• [What is expected]
Lines to return, exactly: from the line with "ω = (-1.3000, 1.4000, -1.4000)" to the line with "ω = (-1.38613333, 1.40320000, -1.36565000)" in the entries below, both included.

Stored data

________

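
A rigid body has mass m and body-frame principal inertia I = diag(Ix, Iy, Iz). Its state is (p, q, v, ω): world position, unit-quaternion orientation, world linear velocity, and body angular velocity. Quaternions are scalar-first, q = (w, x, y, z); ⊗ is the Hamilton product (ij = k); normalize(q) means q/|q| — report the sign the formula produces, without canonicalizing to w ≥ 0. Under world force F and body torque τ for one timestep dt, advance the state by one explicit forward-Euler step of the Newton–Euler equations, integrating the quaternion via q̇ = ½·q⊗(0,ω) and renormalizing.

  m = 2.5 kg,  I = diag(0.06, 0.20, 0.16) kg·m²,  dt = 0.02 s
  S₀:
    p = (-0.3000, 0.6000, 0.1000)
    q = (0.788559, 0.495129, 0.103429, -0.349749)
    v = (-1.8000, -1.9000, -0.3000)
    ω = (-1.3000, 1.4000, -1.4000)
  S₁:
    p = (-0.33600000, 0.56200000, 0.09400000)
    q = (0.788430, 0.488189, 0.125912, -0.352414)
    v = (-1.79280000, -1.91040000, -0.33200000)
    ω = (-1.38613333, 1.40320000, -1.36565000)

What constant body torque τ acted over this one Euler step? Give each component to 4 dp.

Δω = ω₁−ω₀ = (-0.08613333, 0.00320000, 0.03435000)
I·α + gyro = (-0.1800, -0.1500, 0.0200)

τ = (-0.1800, -0.1500, 0.0200)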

________

• [Answer box]
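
    ω = (-1.3000, 1.4000, -1.4000)
  S₁:
    p = (-0.33600000, 0.56200000, 0.09400000)
    q = (0.788430, 0.488189, 0.125912, -0.352414)
    v = (-1.79280000, -1.91040000, -0.33200000)
    ω = (-1.38613333, 1.40320000, -1.36565000)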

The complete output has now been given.